Would you please output the records exactly as they appear below?

•••••

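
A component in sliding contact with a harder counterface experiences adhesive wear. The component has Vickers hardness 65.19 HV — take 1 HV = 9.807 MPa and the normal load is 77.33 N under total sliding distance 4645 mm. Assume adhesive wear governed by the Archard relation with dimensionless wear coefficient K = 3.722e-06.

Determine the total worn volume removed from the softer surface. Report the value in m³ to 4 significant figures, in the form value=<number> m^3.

Printed values are rounded. All working math keeps exact precision, and a lone final rounding: four significant digits.
Convert: Sliding distance L = 4645 mm = 4.645 m.
Convert: Hardness H = 65.19 HV × 9.807 MPa/HV = 639.3 MPa = 6.393e+08 Pa.
Expressed in SI base units: W = 77.33 N, H = 6.393e+08 Pa, K = 3.722e-06.
Worn volume V = K·W·L/H = 3.722e-06 · 77.33 · 4.645 / 6.393e+08 = 2.091e-12 m³.

value=2.091e-12 m^3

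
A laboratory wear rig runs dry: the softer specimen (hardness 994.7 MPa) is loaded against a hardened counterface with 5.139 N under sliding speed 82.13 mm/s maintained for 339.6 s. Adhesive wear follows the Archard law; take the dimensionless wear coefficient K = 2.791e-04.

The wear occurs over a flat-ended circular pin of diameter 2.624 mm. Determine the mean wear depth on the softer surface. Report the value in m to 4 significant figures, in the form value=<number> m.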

•••••

_Reply to the task_.
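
A component in sliding contact with a harder counterface experiences adhesive wear. The component has Vickers hardness 65.19 HV — take 1 HV = 9.807 MPa and the normal load is 77.33 N under total sliding distance 4645 mm. Assume adhesive wear governed by the Archard relation with dimensionless wear coefficient K = 3.722e-06.

Determine the total worn volume removed from the softer surface. Report the value in m³ to 4 significant figures, in the form value=<number> m^3.

Printed values are rounded. All working math keeps exact precision, and a lone final rounding: four significant digits.
Convert: Sliding distance L = 4645 mm = 4.645 m.
Convert: Hardness H = 65.19 HV × 9.807 MPa/HV = 639.3 MPa = 6.393e+08 Pa.
Expressed in SI base units: W = 77.33 N, H = 6.393e+08 Pa, K = 3.722e-06.
Worn volume V = K·W·L/H = 3.722e-06 · 77.33 · 4.645 / 6.393e+08 = 2.091e-12 m³.

value=2.091e-12 m^3

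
A laboratory wear rig runs dry: the softer specimen (hardness 994.7 MPa) is loaded against a hardened counterface with 5.139 N under sliding speed 82.13 mm/s maintained for 339.6 s. Adhesive wear follows the Archard law; take the dimensionless wear coefficient K = 2.791e-04.

The wear occurs over a flat-ended circular pin of diameter 2.624 mm. Determine the mean wear depth on the softer surface. Report the value in m to 4 significant figures, in the form value=<number> m.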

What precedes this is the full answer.